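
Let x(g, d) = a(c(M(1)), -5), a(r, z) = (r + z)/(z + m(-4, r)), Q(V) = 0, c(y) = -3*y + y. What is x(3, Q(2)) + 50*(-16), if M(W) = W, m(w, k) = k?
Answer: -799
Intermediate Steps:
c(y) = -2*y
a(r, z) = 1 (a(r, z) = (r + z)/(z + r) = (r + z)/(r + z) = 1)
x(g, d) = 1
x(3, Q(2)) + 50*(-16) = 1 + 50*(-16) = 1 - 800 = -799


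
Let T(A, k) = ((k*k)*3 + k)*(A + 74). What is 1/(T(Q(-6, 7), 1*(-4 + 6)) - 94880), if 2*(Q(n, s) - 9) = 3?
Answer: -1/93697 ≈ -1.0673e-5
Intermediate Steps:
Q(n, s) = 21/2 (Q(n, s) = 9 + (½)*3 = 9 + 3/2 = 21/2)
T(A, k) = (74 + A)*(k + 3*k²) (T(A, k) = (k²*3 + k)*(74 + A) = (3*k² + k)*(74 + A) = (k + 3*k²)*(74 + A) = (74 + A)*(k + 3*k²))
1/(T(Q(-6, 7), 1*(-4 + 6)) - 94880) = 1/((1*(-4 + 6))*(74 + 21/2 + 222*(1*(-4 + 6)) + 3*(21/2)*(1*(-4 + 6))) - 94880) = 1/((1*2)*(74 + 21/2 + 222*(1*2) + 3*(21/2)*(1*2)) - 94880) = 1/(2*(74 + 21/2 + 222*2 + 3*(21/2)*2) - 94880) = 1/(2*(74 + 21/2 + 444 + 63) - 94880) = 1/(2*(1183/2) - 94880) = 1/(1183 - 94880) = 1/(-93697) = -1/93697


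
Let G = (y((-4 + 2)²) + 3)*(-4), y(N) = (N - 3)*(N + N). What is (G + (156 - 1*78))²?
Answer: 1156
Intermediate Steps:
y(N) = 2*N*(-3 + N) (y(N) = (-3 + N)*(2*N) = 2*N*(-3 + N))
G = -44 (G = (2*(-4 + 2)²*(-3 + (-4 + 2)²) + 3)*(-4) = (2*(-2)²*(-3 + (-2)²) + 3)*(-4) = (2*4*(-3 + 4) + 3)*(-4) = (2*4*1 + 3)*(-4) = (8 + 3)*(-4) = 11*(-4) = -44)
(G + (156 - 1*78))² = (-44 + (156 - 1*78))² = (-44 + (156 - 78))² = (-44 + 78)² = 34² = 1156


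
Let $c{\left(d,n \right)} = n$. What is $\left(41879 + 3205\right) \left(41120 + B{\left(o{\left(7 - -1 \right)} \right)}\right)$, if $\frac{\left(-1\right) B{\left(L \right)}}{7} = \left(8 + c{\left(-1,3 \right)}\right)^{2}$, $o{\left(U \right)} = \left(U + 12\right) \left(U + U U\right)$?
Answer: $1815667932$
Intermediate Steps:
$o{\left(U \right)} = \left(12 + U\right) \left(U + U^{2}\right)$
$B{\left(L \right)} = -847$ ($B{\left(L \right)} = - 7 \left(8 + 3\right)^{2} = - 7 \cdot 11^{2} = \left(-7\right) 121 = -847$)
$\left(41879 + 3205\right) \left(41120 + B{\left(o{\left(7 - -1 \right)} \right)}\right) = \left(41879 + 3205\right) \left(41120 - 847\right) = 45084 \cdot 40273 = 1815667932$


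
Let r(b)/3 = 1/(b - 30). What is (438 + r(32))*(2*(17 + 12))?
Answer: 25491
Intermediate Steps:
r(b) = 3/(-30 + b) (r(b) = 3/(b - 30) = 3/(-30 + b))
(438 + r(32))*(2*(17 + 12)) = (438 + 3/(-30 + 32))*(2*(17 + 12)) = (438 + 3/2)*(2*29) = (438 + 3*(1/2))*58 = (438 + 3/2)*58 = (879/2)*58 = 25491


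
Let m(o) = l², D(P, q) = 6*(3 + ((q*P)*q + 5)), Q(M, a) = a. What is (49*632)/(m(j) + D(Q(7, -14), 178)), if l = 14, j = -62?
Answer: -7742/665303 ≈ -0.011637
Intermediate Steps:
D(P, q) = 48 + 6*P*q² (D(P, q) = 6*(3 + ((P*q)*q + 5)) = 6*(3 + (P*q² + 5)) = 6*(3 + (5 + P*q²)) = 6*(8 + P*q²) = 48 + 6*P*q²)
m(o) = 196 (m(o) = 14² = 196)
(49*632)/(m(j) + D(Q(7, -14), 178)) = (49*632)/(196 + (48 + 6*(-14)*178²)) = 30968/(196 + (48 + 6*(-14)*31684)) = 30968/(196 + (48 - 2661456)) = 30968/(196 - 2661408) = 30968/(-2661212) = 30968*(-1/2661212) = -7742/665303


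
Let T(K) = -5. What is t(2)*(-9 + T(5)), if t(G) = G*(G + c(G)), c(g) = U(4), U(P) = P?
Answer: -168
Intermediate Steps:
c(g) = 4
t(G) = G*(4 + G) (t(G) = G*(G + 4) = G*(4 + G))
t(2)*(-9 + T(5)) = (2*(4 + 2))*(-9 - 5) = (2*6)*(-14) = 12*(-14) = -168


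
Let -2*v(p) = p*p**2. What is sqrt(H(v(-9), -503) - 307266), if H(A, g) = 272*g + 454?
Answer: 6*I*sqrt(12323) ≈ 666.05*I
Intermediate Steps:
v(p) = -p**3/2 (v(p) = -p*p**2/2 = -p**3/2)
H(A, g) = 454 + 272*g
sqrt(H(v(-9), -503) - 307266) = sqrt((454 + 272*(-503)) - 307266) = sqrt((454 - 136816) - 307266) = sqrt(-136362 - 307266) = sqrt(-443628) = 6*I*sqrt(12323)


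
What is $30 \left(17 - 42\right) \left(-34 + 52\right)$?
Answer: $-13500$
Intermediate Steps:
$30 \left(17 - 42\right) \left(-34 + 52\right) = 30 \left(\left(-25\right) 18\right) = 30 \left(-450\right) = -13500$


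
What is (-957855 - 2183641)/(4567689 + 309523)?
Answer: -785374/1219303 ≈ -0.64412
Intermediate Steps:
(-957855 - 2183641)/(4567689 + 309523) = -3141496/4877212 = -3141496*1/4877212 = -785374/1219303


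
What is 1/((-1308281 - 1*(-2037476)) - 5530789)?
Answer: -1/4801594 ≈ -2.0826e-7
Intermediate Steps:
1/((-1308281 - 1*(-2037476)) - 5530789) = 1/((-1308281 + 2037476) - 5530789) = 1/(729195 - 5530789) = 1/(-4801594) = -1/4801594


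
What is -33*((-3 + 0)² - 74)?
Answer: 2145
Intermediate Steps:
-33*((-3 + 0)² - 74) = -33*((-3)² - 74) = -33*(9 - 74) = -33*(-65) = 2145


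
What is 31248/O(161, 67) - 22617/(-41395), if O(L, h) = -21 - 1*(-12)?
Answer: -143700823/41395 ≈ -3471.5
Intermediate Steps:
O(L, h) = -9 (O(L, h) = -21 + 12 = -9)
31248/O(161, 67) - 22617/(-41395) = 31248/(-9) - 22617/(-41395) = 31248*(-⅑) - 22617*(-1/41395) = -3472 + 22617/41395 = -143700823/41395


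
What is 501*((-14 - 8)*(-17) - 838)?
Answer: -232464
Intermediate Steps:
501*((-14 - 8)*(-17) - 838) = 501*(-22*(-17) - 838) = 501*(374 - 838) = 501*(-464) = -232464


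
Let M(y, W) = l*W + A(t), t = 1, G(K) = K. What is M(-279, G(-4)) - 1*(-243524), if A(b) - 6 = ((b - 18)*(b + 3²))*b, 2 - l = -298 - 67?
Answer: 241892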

○ ○ ○

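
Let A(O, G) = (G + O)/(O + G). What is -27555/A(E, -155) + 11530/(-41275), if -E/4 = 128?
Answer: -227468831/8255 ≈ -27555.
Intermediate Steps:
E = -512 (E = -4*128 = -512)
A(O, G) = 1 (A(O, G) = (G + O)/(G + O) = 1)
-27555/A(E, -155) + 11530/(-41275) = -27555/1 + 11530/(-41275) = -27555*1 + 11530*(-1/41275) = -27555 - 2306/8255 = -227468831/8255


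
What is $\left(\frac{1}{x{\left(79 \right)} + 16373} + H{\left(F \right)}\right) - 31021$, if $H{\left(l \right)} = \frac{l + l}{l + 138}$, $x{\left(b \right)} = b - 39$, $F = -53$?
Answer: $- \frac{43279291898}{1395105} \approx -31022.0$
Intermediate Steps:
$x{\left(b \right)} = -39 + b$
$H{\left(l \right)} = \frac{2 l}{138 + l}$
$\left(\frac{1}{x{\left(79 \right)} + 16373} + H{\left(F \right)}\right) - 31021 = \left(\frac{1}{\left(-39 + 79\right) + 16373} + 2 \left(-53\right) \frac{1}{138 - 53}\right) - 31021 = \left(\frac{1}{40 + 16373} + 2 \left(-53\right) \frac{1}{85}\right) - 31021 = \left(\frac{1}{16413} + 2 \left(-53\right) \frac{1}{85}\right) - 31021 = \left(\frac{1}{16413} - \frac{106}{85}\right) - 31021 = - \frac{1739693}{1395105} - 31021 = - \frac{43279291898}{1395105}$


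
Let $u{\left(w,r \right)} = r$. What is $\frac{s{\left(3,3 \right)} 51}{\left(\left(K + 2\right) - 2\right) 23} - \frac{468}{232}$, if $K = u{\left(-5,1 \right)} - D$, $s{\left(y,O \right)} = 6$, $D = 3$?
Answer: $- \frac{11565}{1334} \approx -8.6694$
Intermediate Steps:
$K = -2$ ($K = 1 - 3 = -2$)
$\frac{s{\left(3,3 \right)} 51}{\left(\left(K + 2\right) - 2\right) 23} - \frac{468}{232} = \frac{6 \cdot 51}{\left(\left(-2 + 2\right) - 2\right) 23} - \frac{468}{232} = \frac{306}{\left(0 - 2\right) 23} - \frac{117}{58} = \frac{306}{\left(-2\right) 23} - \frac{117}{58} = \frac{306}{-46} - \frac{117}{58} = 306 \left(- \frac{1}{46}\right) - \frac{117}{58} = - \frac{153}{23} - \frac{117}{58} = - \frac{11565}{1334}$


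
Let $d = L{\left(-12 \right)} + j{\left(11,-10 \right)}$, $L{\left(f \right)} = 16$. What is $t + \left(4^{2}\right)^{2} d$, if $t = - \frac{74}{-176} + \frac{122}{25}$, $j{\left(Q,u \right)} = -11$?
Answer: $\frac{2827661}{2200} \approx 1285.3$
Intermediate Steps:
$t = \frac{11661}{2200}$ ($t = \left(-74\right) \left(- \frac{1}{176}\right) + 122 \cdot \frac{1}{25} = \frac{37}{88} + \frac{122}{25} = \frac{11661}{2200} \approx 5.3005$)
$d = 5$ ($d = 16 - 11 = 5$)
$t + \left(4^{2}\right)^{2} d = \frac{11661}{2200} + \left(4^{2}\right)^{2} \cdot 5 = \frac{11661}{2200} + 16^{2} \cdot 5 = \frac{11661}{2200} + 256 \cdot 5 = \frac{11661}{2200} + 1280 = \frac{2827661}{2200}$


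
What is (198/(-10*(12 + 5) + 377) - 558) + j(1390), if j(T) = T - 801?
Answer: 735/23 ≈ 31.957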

○ ○ ○

Take the lines above from the one containing "What is -33*((-3 + 0)² - 74)?" to the one containing "Answer: 241892" and retype them exactly, both ends included, with nothing added.

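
What is -33*((-3 + 0)² - 74)?
Answer: 2145
Intermediate Steps:
-33*((-3 + 0)² - 74) = -33*((-3)² - 74) = -33*(9 - 74) = -33*(-65) = 2145


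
What is 31248/O(161, 67) - 22617/(-41395), if O(L, h) = -21 - 1*(-12)?
Answer: -143700823/41395 ≈ -3471.5
Intermediate Steps:
O(L, h) = -9 (O(L, h) = -21 + 12 = -9)
31248/O(161, 67) - 22617/(-41395) = 31248/(-9) - 22617/(-41395) = 31248*(-⅑) - 22617*(-1/41395) = -3472 + 22617/41395 = -143700823/41395


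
What is 501*((-14 - 8)*(-17) - 838)?
Answer: -232464
Intermediate Steps:
501*((-14 - 8)*(-17) - 838) = 501*(-22*(-17) - 838) = 501*(374 - 838) = 501*(-464) = -232464


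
Let M(y, W) = l*W + A(t), t = 1, G(K) = K. What is M(-279, G(-4)) - 1*(-243524), if A(b) - 6 = ((b - 18)*(b + 3²))*b, 2 - l = -298 - 67?
Answer: 241892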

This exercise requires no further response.